What you have to do
Work out how many lines of the listing hold the string "Rubber". Answer with that number alone.
-=-=-
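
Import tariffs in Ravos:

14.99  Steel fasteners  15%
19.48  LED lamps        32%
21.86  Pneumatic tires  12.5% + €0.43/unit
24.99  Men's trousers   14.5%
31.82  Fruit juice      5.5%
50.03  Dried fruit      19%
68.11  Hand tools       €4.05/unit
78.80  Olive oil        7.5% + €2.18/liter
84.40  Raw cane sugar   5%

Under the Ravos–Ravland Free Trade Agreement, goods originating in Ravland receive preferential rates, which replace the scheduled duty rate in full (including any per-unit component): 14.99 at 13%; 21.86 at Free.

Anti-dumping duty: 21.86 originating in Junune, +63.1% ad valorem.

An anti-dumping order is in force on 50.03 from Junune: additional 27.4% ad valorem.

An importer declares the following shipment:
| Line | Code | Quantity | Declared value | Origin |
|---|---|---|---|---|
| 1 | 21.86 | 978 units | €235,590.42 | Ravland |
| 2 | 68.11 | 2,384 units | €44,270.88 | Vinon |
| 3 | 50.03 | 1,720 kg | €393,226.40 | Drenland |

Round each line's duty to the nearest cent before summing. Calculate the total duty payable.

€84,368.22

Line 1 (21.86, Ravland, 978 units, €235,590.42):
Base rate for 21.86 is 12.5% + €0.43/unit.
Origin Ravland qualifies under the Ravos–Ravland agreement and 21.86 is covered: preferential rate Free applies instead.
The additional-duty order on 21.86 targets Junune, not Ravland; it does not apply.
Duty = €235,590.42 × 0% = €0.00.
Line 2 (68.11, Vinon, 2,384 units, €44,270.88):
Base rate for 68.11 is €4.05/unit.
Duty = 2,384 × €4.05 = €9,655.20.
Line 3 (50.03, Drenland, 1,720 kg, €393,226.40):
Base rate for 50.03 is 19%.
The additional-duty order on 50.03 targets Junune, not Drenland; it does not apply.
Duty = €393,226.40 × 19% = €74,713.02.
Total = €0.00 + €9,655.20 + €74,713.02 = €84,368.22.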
-=-=-
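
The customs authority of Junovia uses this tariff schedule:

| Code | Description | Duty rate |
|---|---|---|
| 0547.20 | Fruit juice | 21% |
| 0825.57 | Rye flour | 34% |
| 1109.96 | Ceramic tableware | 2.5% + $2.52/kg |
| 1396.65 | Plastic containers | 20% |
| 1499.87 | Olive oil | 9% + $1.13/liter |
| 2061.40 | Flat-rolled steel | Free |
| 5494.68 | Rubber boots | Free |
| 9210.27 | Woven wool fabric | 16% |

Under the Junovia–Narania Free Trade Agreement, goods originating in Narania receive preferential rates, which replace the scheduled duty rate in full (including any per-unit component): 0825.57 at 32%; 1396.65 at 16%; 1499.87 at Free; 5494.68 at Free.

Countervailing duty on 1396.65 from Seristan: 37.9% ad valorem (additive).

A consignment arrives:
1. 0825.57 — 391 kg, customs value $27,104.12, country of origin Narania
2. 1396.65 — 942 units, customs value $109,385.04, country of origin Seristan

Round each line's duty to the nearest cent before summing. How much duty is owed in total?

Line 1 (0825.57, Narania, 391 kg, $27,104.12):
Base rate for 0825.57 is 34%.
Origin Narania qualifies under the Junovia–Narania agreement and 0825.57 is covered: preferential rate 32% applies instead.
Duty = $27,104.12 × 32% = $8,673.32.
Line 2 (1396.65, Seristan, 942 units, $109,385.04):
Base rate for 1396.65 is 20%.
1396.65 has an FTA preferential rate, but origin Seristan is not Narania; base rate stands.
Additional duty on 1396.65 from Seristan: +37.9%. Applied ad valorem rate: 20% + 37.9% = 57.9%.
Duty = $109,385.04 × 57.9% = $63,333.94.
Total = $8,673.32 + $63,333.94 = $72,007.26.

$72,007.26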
-=-=-
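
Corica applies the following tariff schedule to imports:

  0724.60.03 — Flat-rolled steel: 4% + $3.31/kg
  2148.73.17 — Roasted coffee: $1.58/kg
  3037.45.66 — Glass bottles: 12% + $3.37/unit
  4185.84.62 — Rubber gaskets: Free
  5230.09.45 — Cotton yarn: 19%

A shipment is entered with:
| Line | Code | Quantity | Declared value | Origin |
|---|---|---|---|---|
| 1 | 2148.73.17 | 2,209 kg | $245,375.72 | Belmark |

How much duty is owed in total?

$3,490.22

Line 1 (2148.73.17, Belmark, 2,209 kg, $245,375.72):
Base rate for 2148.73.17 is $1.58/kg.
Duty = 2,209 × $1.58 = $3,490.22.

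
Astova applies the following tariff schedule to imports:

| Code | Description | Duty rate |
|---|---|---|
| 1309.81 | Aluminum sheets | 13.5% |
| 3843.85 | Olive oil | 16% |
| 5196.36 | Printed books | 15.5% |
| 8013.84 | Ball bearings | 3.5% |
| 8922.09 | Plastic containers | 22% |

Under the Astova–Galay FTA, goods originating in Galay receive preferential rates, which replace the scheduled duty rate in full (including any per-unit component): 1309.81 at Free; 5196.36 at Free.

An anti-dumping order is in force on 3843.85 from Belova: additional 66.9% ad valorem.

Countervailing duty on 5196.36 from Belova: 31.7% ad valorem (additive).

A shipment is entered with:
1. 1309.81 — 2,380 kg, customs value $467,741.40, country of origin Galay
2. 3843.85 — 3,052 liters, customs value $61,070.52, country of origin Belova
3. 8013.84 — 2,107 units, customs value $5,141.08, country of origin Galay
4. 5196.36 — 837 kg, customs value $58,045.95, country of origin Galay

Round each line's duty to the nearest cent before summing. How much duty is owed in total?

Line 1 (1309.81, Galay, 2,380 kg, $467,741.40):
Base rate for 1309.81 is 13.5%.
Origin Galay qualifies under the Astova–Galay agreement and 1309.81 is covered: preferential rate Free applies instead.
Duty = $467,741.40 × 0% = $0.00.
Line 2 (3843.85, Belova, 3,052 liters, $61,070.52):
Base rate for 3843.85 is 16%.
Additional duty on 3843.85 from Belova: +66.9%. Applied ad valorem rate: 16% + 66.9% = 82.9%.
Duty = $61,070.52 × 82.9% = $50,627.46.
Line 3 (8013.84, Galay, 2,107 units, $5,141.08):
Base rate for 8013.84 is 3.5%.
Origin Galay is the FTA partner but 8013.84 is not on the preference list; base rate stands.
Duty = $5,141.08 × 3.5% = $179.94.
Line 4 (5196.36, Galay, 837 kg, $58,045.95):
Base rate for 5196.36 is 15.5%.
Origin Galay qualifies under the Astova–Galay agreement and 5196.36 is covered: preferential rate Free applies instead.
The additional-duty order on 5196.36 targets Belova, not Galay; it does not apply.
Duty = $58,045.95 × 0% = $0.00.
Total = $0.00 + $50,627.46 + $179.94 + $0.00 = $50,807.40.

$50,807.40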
-=-=-
Response area
2